:: HOW TO COMPLETE THIS TASK ::
Word for word, set down the full listing below.

:: EXERCISE DATA ::
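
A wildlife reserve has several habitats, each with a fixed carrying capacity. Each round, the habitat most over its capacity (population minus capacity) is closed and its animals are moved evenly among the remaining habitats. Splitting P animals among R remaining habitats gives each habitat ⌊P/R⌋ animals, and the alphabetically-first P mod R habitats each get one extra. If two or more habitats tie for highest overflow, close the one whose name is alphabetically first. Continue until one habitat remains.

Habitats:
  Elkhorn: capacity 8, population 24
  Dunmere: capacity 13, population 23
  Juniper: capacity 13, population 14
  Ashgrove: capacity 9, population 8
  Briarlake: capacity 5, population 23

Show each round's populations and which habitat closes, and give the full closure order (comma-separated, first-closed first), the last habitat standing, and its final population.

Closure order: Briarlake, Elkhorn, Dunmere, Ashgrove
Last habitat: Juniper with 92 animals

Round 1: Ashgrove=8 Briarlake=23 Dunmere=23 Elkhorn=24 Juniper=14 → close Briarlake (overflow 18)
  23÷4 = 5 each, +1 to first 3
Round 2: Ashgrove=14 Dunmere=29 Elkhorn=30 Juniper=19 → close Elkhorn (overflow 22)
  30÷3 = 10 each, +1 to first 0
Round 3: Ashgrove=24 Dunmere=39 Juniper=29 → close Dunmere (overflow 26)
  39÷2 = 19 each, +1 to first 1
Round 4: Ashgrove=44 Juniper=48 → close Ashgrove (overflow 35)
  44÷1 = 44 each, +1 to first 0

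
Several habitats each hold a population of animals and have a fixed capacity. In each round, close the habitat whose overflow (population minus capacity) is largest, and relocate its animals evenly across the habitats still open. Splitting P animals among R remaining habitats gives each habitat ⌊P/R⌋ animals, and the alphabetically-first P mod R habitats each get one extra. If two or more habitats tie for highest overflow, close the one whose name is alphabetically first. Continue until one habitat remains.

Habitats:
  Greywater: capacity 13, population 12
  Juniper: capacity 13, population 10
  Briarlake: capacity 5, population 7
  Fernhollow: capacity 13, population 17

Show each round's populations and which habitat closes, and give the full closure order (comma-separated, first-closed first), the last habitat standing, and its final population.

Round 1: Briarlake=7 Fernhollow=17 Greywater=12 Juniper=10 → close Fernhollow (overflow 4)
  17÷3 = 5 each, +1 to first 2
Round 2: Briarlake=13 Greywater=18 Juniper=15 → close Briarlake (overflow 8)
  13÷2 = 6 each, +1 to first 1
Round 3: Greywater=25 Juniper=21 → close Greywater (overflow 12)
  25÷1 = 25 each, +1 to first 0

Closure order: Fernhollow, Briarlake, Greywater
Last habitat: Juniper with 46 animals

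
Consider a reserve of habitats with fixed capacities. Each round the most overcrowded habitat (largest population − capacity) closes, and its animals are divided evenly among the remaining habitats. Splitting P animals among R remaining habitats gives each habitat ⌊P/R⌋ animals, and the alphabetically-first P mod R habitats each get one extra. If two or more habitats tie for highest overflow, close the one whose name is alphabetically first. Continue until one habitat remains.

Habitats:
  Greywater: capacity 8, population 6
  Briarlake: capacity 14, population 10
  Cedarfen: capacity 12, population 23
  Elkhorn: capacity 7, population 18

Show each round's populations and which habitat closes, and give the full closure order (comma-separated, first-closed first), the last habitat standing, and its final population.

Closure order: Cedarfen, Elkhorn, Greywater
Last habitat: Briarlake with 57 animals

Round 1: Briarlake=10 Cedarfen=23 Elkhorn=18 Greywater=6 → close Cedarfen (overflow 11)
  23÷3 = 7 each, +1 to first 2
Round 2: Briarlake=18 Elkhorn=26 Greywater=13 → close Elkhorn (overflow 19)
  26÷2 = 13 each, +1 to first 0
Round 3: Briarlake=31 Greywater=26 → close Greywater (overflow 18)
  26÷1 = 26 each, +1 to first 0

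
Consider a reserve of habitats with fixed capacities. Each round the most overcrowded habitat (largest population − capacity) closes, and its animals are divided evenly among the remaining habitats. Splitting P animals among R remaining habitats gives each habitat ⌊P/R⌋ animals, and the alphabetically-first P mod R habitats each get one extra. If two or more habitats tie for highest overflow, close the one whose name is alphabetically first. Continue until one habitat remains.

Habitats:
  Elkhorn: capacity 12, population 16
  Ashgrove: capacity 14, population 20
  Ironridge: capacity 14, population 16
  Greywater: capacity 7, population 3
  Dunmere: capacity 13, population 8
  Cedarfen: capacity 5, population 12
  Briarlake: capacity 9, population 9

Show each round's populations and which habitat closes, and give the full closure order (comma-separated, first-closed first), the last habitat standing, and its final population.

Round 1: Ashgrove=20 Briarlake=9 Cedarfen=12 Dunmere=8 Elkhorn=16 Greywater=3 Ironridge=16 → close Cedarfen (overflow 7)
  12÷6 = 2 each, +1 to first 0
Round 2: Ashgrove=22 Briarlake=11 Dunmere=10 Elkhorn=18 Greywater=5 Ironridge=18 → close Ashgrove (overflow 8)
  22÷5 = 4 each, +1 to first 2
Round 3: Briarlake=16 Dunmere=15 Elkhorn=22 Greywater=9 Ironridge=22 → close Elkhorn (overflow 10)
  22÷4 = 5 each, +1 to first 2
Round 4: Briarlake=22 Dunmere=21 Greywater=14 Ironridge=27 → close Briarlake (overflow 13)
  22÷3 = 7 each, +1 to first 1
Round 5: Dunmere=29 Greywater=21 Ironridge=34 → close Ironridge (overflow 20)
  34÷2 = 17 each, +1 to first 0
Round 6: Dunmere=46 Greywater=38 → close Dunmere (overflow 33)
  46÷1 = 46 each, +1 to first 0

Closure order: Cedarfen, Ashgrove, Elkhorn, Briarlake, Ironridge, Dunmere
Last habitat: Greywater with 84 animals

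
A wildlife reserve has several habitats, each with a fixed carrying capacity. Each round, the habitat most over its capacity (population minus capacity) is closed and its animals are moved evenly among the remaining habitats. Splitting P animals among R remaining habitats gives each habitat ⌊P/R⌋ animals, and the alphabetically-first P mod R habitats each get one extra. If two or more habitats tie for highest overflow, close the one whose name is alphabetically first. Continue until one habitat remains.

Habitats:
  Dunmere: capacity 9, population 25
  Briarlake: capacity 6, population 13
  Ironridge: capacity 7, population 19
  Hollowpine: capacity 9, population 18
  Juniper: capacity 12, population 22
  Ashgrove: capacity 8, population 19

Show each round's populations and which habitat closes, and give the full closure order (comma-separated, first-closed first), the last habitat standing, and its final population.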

:: SOLUTION FOR THIS PROBLEM ::
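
A wildlife reserve has several habitats, each with a fixed carrying capacity. Each round, the habitat most over its capacity (population minus capacity) is closed and its animals are moved evenly among the remaining habitats. Splitting P animals among R remaining habitats gives each habitat ⌊P/R⌋ animals, and the alphabetically-first P mod R habitats each get one extra. If two or more habitats tie for highest overflow, close the one whose name is alphabetically first. Continue until one habitat remains.

Habitats:
  Elkhorn: capacity 8, population 24
  Dunmere: capacity 13, population 23
  Juniper: capacity 13, population 14
  Ashgrove: capacity 9, population 8
  Briarlake: capacity 5, population 23

Show each round's populations and which habitat closes, and give the full closure order (comma-separated, first-closed first), the last habitat standing, and its final population.

Closure order: Briarlake, Elkhorn, Dunmere, Ashgrove
Last habitat: Juniper with 92 animals

Round 1: Ashgrove=8 Briarlake=23 Dunmere=23 Elkhorn=24 Juniper=14 → close Briarlake (overflow 18)
  23÷4 = 5 each, +1 to first 3
Round 2: Ashgrove=14 Dunmere=29 Elkhorn=30 Juniper=19 → close Elkhorn (overflow 22)
  30÷3 = 10 each, +1 to first 0
Round 3: Ashgrove=24 Dunmere=39 Juniper=29 → close Dunmere (overflow 26)
  39÷2 = 19 each, +1 to first 1
Round 4: Ashgrove=44 Juniper=48 → close Ashgrove (overflow 35)
  44÷1 = 44 each, +1 to first 0

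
Several habitats each hold a population of animals and have a fixed capacity. In each round, close the habitat whose overflow (population minus capacity) is largest, and relocate its animals evenly across the habitats still open. Splitting P animals among R remaining habitats gives each habitat ⌊P/R⌋ animals, and the alphabetically-first P mod R habitats each get one extra. If two or more habitats tie for highest overflow, close the one whose name is alphabetically first. Continue until one habitat remains.

Habitats:
  Greywater: capacity 13, population 12
  Juniper: capacity 13, population 10
  Briarlake: capacity 5, population 7
  Fernhollow: capacity 13, population 17

Show each round's populations and which habitat closes, and give the full closure order (comma-separated, first-closed first), the last habitat standing, and its final population.

Round 1: Briarlake=7 Fernhollow=17 Greywater=12 Juniper=10 → close Fernhollow (overflow 4)
  17÷3 = 5 each, +1 to first 2
Round 2: Briarlake=13 Greywater=18 Juniper=15 → close Briarlake (overflow 8)
  13÷2 = 6 each, +1 to first 1
Round 3: Greywater=25 Juniper=21 → close Greywater (overflow 12)
  25÷1 = 25 each, +1 to first 0

Closure order: Fernhollow, Briarlake, Greywater
Last habitat: Juniper with 46 animals

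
Consider a reserve of habitats with fixed capacities. Each round the most overcrowded habitat (largest population − capacity) closes, and its animals are divided evenly among the remaining habitats. Splitting P animals among R remaining habitats gives each habitat ⌊P/R⌋ animals, and the alphabetically-first P mod R habitats each get one extra. If two or more habitats tie for highest overflow, close the one whose name is alphabetically first. Continue until one habitat remains.

Habitats:
  Greywater: capacity 8, population 6
  Briarlake: capacity 14, population 10
  Cedarfen: capacity 12, population 23
  Elkhorn: capacity 7, population 18

Show each round's populations and which habitat closes, and give the full closure order (comma-separated, first-closed first), the last habitat standing, and its final population.

Closure order: Cedarfen, Elkhorn, Greywater
Last habitat: Briarlake with 57 animals

Round 1: Briarlake=10 Cedarfen=23 Elkhorn=18 Greywater=6 → close Cedarfen (overflow 11)
  23÷3 = 7 each, +1 to first 2
Round 2: Briarlake=18 Elkhorn=26 Greywater=13 → close Elkhorn (overflow 19)
  26÷2 = 13 each, +1 to first 0
Round 3: Briarlake=31 Greywater=26 → close Greywater (overflow 18)
  26÷1 = 26 each, +1 to first 0

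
Consider a reserve of habitats with fixed capacities. Each round the most overcrowded habitat (largest population − capacity) closes, and its animals are divided evenly among the remaining habitats. Splitting P animals among R remaining habitats gives each habitat ⌊P/R⌋ animals, and the alphabetically-first P mod R habitats each get one extra. If two or more habitats tie for highest overflow, close the one whose name is alphabetically first. Continue until one habitat remains.

Habitats:
  Elkhorn: capacity 12, population 16
  Ashgrove: capacity 14, population 20
  Ironridge: capacity 14, population 16
  Greywater: capacity 7, population 3
  Dunmere: capacity 13, population 8
  Cedarfen: capacity 5, population 12
  Briarlake: capacity 9, population 9

Show each round's populations and which habitat closes, and give the full closure order (comma-separated, first-closed first), the last habitat standing, and its final population.

Round 1: Ashgrove=20 Briarlake=9 Cedarfen=12 Dunmere=8 Elkhorn=16 Greywater=3 Ironridge=16 → close Cedarfen (overflow 7)
  12÷6 = 2 each, +1 to first 0
Round 2: Ashgrove=22 Briarlake=11 Dunmere=10 Elkhorn=18 Greywater=5 Ironridge=18 → close Ashgrove (overflow 8)
  22÷5 = 4 each, +1 to first 2
Round 3: Briarlake=16 Dunmere=15 Elkhorn=22 Greywater=9 Ironridge=22 → close Elkhorn (overflow 10)
  22÷4 = 5 each, +1 to first 2
Round 4: Briarlake=22 Dunmere=21 Greywater=14 Ironridge=27 → close Briarlake (overflow 13)
  22÷3 = 7 each, +1 to first 1
Round 5: Dunmere=29 Greywater=21 Ironridge=34 → close Ironridge (overflow 20)
  34÷2 = 17 each, +1 to first 0
Round 6: Dunmere=46 Greywater=38 → close Dunmere (overflow 33)
  46÷1 = 46 each, +1 to first 0

Closure order: Cedarfen, Ashgrove, Elkhorn, Briarlake, Ironridge, Dunmere
Last habitat: Greywater with 84 animals

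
A wildlife reserve has several habitats, each with a fixed carrying capacity. Each round, the habitat most over its capacity (population minus capacity) is closed and its animals are moved evenly among the remaining habitats. Splitting P animals among R remaining habitats gives each habitat ⌊P/R⌋ animals, and the alphabetically-first P mod R habitats each get one extra. If two or more habitats tie for highest overflow, close the one whose name is alphabetically first. Continue until one habitat remains.

Habitats:
  Dunmere: capacity 9, population 25
  Briarlake: capacity 6, population 13
  Ironridge: capacity 7, population 19
  Hollowpine: capacity 9, population 18
  Juniper: capacity 12, population 22
  Ashgrove: capacity 8, population 19

Show each round's populations and which habitat closes, and give the full closure order (comma-separated, first-closed first), the last habitat standing, and its final population.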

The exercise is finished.